■ What you have to do: Once you reach the line containing "Let q(D) = D, g(s)", write out that line and every remaining line of the records exactly.

■ Extracted material:
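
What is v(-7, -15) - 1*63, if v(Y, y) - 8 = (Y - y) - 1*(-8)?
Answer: -39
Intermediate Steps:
v(Y, y) = 16 + Y - y (v(Y, y) = 8 + ((Y - y) - 1*(-8)) = 8 + ((Y - y) + 8) = 8 + (8 + Y - y) = 16 + Y - y)
v(-7, -15) - 1*63 = (16 - 7 - 1*(-15)) - 1*63 = (16 - 7 + 15) - 63 = 24 - 63 = -39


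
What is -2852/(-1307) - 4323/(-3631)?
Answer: 16005773/4745717 ≈ 3.3727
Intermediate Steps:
-2852/(-1307) - 4323/(-3631) = -2852*(-1/1307) - 4323*(-1/3631) = 2852/1307 + 4323/3631 = 16005773/4745717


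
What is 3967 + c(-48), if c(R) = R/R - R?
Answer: 4016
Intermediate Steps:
c(R) = 1 - R
3967 + c(-48) = 3967 + (1 - 1*(-48)) = 3967 + (1 + 48) = 3967 + 49 = 4016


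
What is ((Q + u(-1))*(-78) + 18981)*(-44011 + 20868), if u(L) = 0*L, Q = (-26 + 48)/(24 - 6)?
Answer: -1311212951/3 ≈ -4.3707e+8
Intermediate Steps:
Q = 11/9 (Q = 22/18 = 22*(1/18) = 11/9 ≈ 1.2222)
u(L) = 0
((Q + u(-1))*(-78) + 18981)*(-44011 + 20868) = ((11/9 + 0)*(-78) + 18981)*(-44011 + 20868) = ((11/9)*(-78) + 18981)*(-23143) = (-286/3 + 18981)*(-23143) = (56657/3)*(-23143) = -1311212951/3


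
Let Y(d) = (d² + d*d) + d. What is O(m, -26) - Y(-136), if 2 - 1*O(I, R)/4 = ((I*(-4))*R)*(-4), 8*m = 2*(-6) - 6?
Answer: -40592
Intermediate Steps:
m = -9/4 (m = (2*(-6) - 6)/8 = (-12 - 6)/8 = (⅛)*(-18) = -9/4 ≈ -2.2500)
O(I, R) = 8 - 64*I*R (O(I, R) = 8 - 4*(I*(-4))*R*(-4) = 8 - 4*(-4*I)*R*(-4) = 8 - 4*(-4*I*R)*(-4) = 8 - 64*I*R)
Y(d) = d + 2*d² (Y(d) = (d² + d²) + d = 2*d² + d = d + 2*d²)
O(m, -26) - Y(-136) = (8 - 64*(-9/4)*(-26)) - (-136)*(1 + 2*(-136)) = (8 - 3744) - (-136)*(1 - 272) = -3736 - (-136)*(-271) = -3736 - 1*36856 = -3736 - 36856 = -40592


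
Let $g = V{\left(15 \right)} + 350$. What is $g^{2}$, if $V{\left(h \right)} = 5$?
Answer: $126025$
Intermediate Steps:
$g = 355$ ($g = 5 + 350 = 355$)
$g^{2} = 355^{2} = 126025$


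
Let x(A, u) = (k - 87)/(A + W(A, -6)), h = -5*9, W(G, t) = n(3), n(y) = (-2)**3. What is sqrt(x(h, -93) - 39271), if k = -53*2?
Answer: I*sqrt(110302010)/53 ≈ 198.16*I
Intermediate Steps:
n(y) = -8
W(G, t) = -8
h = -45
k = -106
x(A, u) = -193/(-8 + A) (x(A, u) = (-106 - 87)/(A - 8) = -193/(-8 + A))
sqrt(x(h, -93) - 39271) = sqrt(-193/(-8 - 45) - 39271) = sqrt(-193/(-53) - 39271) = sqrt(-193*(-1/53) - 39271) = sqrt(193/53 - 39271) = sqrt(-2081170/53) = I*sqrt(110302010)/53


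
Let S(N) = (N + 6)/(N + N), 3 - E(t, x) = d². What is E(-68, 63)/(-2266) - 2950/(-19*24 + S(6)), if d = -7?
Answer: 670563/103103 ≈ 6.5038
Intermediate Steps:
E(t, x) = -46 (E(t, x) = 3 - 1*(-7)² = 3 - 1*49 = 3 - 49 = -46)
S(N) = (6 + N)/(2*N) (S(N) = (6 + N)/((2*N)) = (6 + N)*(1/(2*N)) = (6 + N)/(2*N))
E(-68, 63)/(-2266) - 2950/(-19*24 + S(6)) = -46/(-2266) - 2950/(-19*24 + (½)*(6 + 6)/6) = -46*(-1/2266) - 2950/(-456 + (½)*(⅙)*12) = 23/1133 - 2950/(-456 + 1) = 23/1133 - 2950/(-455) = 23/1133 - 2950*(-1/455) = 23/1133 + 590/91 = 670563/103103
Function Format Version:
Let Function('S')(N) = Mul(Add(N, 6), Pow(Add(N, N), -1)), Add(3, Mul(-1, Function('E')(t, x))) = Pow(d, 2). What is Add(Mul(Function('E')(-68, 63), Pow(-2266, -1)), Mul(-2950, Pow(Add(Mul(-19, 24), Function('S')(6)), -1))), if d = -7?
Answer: Rational(670563, 103103) ≈ 6.5038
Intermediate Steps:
Function('E')(t, x) = -46 (Function('E')(t, x) = Add(3, Mul(-1, Pow(-7, 2))) = Add(3, Mul(-1, 49)) = Add(3, -49) = -46)
Function('S')(N) = Mul(Rational(1, 2), Pow(N, -1), Add(6, N)) (Function('S')(N) = Mul(Add(6, N), Pow(Mul(2, N), -1)) = Mul(Add(6, N), Mul(Rational(1, 2), Pow(N, -1))) = Mul(Rational(1, 2), Pow(N, -1), Add(6, N)))
Add(Mul(Function('E')(-68, 63), Pow(-2266, -1)), Mul(-2950, Pow(Add(Mul(-19, 24), Function('S')(6)), -1))) = Add(Mul(-46, Pow(-2266, -1)), Mul(-2950, Pow(Add(Mul(-19, 24), Mul(Rational(1, 2), Pow(6, -1), Add(6, 6))), -1))) = Add(Mul(-46, Rational(-1, 2266)), Mul(-2950, Pow(Add(-456, Mul(Rational(1, 2), Rational(1, 6), 12)), -1))) = Add(Rational(23, 1133), Mul(-2950, Pow(Add(-456, 1), -1))) = Add(Rational(23, 1133), Mul(-2950, Pow(-455, -1))) = Add(Rational(23, 1133), Mul(-2950, Rational(-1, 455))) = Add(Rational(23, 1133), Rational(590, 91)) = Rational(670563, 103103)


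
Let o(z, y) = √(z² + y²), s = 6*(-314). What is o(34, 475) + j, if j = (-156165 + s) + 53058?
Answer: -104991 + √226781 ≈ -1.0451e+5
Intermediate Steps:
s = -1884
o(z, y) = √(y² + z²)
j = -104991 (j = (-156165 - 1884) + 53058 = -158049 + 53058 = -104991)
o(34, 475) + j = √(475² + 34²) - 104991 = √(225625 + 1156) - 104991 = √226781 - 104991 = -104991 + √226781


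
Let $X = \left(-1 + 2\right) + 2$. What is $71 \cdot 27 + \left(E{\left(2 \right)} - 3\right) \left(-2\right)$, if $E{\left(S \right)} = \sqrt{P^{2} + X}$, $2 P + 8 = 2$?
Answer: $1923 - 4 \sqrt{3} \approx 1916.1$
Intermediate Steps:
$P = -3$ ($P = -4 + \frac{1}{2} \cdot 2 = -4 + 1 = -3$)
$X = 3$ ($X = 1 + 2 = 3$)
$E{\left(S \right)} = 2 \sqrt{3}$ ($E{\left(S \right)} = \sqrt{\left(-3\right)^{2} + 3} = \sqrt{9 + 3} = \sqrt{12} = 2 \sqrt{3}$)
$71 \cdot 27 + \left(E{\left(2 \right)} - 3\right) \left(-2\right) = 71 \cdot 27 + \left(2 \sqrt{3} - 3\right) \left(-2\right) = 1917 + \left(-3 + 2 \sqrt{3}\right) \left(-2\right) = 1917 + \left(6 - 4 \sqrt{3}\right) = 1923 - 4 \sqrt{3}$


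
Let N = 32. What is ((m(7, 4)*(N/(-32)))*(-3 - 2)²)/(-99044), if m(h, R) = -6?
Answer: -75/49522 ≈ -0.0015145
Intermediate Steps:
((m(7, 4)*(N/(-32)))*(-3 - 2)²)/(-99044) = ((-192/(-32))*(-3 - 2)²)/(-99044) = (-192*(-1)/32*(-5)²)*(-1/99044) = (-6*(-1)*25)*(-1/99044) = (6*25)*(-1/99044) = 150*(-1/99044) = -75/49522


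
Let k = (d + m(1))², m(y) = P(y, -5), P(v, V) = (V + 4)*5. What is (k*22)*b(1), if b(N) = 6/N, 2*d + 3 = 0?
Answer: 5577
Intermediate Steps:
d = -3/2 (d = -3/2 + (½)*0 = -3/2 + 0 = -3/2 ≈ -1.5000)
P(v, V) = 20 + 5*V (P(v, V) = (4 + V)*5 = 20 + 5*V)
m(y) = -5 (m(y) = 20 + 5*(-5) = 20 - 25 = -5)
k = 169/4 (k = (-3/2 - 5)² = (-13/2)² = 169/4 ≈ 42.250)
(k*22)*b(1) = ((169/4)*22)*(6/1) = 1859*(6*1)/2 = (1859/2)*6 = 5577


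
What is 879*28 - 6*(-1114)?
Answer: 31296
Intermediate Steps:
879*28 - 6*(-1114) = 24612 + 6684 = 31296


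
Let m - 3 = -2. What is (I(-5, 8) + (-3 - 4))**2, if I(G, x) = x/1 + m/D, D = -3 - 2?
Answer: 16/25 ≈ 0.64000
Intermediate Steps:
D = -5
m = 1 (m = 3 - 2 = 1)
I(G, x) = -1/5 + x (I(G, x) = x/1 + 1/(-5) = x*1 + 1*(-1/5) = x - 1/5 = -1/5 + x)
(I(-5, 8) + (-3 - 4))**2 = ((-1/5 + 8) + (-3 - 4))**2 = (39/5 - 7)**2 = (4/5)**2 = 16/25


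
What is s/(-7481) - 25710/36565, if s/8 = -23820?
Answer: 1355097978/54708553 ≈ 24.769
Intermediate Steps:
s = -190560 (s = 8*(-23820) = -190560)
s/(-7481) - 25710/36565 = -190560/(-7481) - 25710/36565 = -190560*(-1/7481) - 25710*1/36565 = 190560/7481 - 5142/7313 = 1355097978/54708553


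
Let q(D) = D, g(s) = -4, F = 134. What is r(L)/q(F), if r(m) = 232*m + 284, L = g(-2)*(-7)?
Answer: 3390/67 ≈ 50.597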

■ Task output:
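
Let q(D) = D, g(s) = -4, F = 134. What is r(L)/q(F), if r(m) = 232*m + 284, L = g(-2)*(-7)?
Answer: 3390/67 ≈ 50.597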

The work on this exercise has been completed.